◆ Exercise objective:
Write out the line that contains "A straight beam", then every following line to the end of the records below, with no other lines and no changes.

* * * *

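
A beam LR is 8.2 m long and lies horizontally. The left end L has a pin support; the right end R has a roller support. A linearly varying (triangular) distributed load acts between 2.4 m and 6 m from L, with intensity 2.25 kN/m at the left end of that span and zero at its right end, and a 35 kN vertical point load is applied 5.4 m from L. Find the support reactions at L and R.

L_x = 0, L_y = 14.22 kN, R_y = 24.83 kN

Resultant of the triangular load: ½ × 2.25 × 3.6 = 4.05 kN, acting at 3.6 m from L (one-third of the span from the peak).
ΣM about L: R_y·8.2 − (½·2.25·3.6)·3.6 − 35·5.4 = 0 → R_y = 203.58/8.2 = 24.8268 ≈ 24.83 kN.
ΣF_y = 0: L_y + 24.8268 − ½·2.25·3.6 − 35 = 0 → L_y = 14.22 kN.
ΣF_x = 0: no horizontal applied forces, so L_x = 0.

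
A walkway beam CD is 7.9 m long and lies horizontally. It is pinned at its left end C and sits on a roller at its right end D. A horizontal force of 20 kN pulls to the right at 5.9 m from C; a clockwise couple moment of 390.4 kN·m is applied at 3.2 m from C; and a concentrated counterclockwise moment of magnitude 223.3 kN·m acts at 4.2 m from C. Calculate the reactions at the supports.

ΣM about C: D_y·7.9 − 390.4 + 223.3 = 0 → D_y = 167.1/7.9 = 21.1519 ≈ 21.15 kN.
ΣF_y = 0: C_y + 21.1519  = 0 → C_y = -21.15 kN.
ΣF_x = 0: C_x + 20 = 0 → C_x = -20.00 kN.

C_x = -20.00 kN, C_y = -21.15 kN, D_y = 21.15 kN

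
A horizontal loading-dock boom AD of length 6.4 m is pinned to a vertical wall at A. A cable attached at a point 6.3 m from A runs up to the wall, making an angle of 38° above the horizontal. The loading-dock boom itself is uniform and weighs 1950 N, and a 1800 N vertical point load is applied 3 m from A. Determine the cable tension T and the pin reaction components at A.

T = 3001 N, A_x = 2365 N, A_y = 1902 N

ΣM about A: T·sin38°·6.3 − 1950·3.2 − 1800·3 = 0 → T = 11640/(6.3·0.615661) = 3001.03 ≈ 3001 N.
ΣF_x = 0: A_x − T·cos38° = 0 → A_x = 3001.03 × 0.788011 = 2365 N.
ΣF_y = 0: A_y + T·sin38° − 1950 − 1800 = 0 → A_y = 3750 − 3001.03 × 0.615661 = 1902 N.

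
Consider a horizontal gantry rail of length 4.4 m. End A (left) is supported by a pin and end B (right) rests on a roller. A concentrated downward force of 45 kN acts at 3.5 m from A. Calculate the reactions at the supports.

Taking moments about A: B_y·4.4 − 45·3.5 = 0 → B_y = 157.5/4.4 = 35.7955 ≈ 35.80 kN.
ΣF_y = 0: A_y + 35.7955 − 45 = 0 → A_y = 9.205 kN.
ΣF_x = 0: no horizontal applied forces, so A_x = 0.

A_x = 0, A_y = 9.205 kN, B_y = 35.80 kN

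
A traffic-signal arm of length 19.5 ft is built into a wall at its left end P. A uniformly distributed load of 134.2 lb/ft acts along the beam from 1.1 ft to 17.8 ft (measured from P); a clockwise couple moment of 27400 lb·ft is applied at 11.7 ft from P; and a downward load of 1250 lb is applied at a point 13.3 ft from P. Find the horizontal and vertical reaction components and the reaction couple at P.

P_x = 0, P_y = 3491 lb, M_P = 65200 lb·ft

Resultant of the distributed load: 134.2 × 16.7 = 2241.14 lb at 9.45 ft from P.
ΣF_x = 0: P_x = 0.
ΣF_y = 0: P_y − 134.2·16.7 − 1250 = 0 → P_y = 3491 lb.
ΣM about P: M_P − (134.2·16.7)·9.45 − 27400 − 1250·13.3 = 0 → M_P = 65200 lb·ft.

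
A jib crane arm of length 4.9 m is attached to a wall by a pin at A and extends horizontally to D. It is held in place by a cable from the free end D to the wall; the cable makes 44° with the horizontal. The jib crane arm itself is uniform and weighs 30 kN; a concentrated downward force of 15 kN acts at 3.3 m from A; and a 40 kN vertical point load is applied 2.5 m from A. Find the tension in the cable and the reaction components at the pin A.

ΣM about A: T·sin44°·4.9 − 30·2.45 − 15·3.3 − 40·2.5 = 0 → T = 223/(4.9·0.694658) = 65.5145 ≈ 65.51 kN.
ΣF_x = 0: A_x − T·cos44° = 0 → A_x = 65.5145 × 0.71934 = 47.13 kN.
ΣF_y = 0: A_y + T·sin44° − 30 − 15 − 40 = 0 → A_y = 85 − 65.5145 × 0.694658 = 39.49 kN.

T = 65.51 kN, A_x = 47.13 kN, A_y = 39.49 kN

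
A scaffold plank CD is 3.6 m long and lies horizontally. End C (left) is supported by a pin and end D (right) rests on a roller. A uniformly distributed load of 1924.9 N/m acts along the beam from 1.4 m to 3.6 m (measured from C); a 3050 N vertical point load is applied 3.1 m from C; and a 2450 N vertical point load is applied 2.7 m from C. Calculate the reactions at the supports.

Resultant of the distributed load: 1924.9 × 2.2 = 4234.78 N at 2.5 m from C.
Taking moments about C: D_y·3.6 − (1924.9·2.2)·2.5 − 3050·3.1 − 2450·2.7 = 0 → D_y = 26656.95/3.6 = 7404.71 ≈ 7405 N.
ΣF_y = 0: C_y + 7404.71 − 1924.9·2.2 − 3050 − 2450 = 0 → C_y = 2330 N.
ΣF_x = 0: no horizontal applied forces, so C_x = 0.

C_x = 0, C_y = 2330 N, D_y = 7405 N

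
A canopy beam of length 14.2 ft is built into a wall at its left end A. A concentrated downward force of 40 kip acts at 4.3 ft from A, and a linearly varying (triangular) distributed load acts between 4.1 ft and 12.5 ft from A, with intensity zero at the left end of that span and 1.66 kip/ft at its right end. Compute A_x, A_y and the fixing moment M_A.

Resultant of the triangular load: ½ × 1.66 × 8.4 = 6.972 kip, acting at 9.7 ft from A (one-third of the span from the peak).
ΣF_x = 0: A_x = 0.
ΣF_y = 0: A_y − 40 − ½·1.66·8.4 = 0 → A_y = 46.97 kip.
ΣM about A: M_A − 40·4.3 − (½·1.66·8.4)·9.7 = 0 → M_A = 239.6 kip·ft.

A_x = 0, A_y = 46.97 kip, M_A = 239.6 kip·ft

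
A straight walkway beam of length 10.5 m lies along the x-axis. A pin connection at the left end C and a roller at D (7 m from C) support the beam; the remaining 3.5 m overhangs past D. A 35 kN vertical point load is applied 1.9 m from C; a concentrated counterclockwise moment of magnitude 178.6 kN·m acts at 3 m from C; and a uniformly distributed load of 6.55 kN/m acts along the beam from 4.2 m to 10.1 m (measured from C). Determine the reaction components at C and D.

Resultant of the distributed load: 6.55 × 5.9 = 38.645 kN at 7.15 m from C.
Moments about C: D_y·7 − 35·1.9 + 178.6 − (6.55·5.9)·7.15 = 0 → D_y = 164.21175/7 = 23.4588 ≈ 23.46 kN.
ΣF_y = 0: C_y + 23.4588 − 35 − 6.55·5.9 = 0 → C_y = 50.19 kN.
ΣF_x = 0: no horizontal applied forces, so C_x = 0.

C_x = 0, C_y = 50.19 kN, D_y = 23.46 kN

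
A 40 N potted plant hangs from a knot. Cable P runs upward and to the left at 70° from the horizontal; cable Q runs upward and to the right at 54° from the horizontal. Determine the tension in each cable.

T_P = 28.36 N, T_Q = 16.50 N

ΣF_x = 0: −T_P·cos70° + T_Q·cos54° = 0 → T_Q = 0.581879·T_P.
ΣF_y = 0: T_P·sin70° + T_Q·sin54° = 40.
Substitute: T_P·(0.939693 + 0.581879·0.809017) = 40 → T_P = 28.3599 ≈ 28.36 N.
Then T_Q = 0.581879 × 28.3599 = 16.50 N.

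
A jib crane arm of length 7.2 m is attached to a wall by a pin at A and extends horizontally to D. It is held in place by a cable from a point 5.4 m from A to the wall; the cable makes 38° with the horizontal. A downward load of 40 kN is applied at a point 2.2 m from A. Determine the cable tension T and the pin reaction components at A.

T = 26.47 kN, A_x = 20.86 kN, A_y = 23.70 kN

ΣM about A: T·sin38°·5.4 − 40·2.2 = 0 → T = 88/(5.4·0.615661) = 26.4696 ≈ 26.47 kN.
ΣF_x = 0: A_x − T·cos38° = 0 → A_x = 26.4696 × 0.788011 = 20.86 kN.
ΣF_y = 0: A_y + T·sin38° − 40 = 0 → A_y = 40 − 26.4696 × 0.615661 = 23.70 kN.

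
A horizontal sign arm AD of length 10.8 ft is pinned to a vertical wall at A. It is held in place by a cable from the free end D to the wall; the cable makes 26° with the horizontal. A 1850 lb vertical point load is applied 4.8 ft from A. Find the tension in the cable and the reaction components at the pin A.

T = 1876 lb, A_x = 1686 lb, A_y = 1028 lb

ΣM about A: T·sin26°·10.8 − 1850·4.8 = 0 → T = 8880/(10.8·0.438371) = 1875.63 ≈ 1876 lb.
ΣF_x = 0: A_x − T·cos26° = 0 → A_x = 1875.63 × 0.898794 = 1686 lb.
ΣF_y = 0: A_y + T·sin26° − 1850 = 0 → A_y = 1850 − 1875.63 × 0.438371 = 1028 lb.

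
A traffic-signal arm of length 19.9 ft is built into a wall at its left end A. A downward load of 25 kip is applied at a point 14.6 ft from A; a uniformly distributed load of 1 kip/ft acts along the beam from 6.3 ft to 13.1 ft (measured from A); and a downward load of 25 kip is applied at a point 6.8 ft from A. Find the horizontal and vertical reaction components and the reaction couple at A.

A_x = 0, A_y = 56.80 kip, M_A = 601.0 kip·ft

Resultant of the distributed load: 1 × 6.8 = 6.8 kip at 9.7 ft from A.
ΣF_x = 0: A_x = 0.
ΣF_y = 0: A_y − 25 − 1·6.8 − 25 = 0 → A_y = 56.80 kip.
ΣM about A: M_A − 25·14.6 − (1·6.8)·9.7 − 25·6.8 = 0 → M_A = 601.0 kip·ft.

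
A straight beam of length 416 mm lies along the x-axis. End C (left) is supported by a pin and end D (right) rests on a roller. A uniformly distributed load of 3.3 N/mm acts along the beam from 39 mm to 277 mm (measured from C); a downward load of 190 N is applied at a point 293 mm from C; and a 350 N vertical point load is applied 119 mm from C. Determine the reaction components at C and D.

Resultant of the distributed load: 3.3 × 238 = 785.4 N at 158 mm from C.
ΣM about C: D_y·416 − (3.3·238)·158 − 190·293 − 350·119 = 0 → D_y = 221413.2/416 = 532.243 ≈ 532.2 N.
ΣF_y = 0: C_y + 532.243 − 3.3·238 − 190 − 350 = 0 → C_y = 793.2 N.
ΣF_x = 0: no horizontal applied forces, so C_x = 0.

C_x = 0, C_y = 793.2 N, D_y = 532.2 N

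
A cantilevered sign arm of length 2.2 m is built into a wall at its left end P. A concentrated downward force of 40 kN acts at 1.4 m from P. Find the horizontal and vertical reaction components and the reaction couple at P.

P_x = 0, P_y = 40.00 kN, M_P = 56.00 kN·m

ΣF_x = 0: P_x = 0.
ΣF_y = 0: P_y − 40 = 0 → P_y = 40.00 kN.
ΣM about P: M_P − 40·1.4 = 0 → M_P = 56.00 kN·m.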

* * * *

◆ Result for this exercise:
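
A straight beam of length 416 mm lies along the x-axis. End C (left) is supported by a pin and end D (right) rests on a roller. A uniformly distributed load of 3.3 N/mm acts along the beam from 39 mm to 277 mm (measured from C); a downward load of 190 N is applied at a point 293 mm from C; and a 350 N vertical point load is applied 119 mm from C. Determine the reaction components at C and D.

Resultant of the distributed load: 3.3 × 238 = 785.4 N at 158 mm from C.
ΣM about C: D_y·416 − (3.3·238)·158 − 190·293 − 350·119 = 0 → D_y = 221413.2/416 = 532.243 ≈ 532.2 N.
ΣF_y = 0: C_y + 532.243 − 3.3·238 − 190 − 350 = 0 → C_y = 793.2 N.
ΣF_x = 0: no horizontal applied forces, so C_x = 0.

C_x = 0, C_y = 793.2 N, D_y = 532.2 N

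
A cantilevered sign arm of length 2.2 m is built into a wall at its left end P. A concentrated downward force of 40 kN acts at 1.4 m from P. Find the horizontal and vertical reaction components and the reaction couple at P.

P_x = 0, P_y = 40.00 kN, M_P = 56.00 kN·m

ΣF_x = 0: P_x = 0.
ΣF_y = 0: P_y − 40 = 0 → P_y = 40.00 kN.
ΣM about P: M_P − 40·1.4 = 0 → M_P = 56.00 kN·m.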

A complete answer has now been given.